* _Try it_:
The records below must be returned in full and unaltered.

* _Working data_:
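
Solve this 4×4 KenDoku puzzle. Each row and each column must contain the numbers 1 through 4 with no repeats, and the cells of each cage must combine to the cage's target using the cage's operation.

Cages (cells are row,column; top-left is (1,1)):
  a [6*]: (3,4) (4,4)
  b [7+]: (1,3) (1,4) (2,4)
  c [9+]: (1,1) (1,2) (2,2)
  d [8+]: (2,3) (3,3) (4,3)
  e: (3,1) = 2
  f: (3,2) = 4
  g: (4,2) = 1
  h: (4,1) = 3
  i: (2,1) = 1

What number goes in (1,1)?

I is a freebie, leaving (2,1) = 1.
Cage e is given, which forces (3,1) = 2.
Cage f is a single given cell, leaving (3,2) = 4.
Row 3 already has 2, which forces (3,4) = 3.
H is a freebie, which forces (4,1) = 3.
Cage g is given; hence (4,2) = 1.
Row 4 now contains 1, so (4,3) = 4.
3 is placed in column 4, so (4,4) = 2.
3 is placed in column 1, so (1,1) = 4.
The 3 cells of cage b must have sum 7, which forces (1,3) = 2.
The 3 cells of cage b must have sum 7, so (1,4) = 1.
Column 3 now contains 4; hence (2,3) = 3.
2 is placed in column 4, leaving (2,4) = 4.
Row 3 already has 3, leaving (3,3) = 1.
Row 1 already has 2; hence (1,2) = 3.
Row 2 already has 3; hence (2,2) = 2.
The full grid is 4 3 2 1 / 1 2 3 4 / 2 4 1 3 / 3 1 4 2.

4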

* _The completed task_:
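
Solve this 4×4 KenDoku puzzle. Each row and each column must contain the numbers 1 through 4 with no repeats, and the cells of each cage must combine to the cage's target using the cage's operation.

Cages (cells are row,column; top-left is (1,1)):
  a [6*]: (3,4) (4,4)
  b [7+]: (1,3) (1,4) (2,4)
  c [9+]: (1,1) (1,2) (2,2)
  d [8+]: (2,3) (3,3) (4,3)
  e: (3,1) = 2
  f: (3,2) = 4
  g: (4,2) = 1
  h: (4,1) = 3
  i: (2,1) = 1

What number goes in (1,1)?

I is a freebie, leaving (2,1) = 1.
Cage e is given, which forces (3,1) = 2.
Cage f is a single given cell, leaving (3,2) = 4.
Row 3 already has 2, which forces (3,4) = 3.
H is a freebie, which forces (4,1) = 3.
Cage g is given; hence (4,2) = 1.
Row 4 now contains 1, so (4,3) = 4.
3 is placed in column 4, so (4,4) = 2.
3 is placed in column 1, so (1,1) = 4.
The 3 cells of cage b must have sum 7, which forces (1,3) = 2.
The 3 cells of cage b must have sum 7, so (1,4) = 1.
Column 3 now contains 4; hence (2,3) = 3.
2 is placed in column 4, leaving (2,4) = 4.
Row 3 already has 3, leaving (3,3) = 1.
Row 1 already has 2; hence (1,2) = 3.
Row 2 already has 3; hence (2,2) = 2.
The full grid is 4 3 2 1 / 1 2 3 4 / 2 4 1 3 / 3 1 4 2.

4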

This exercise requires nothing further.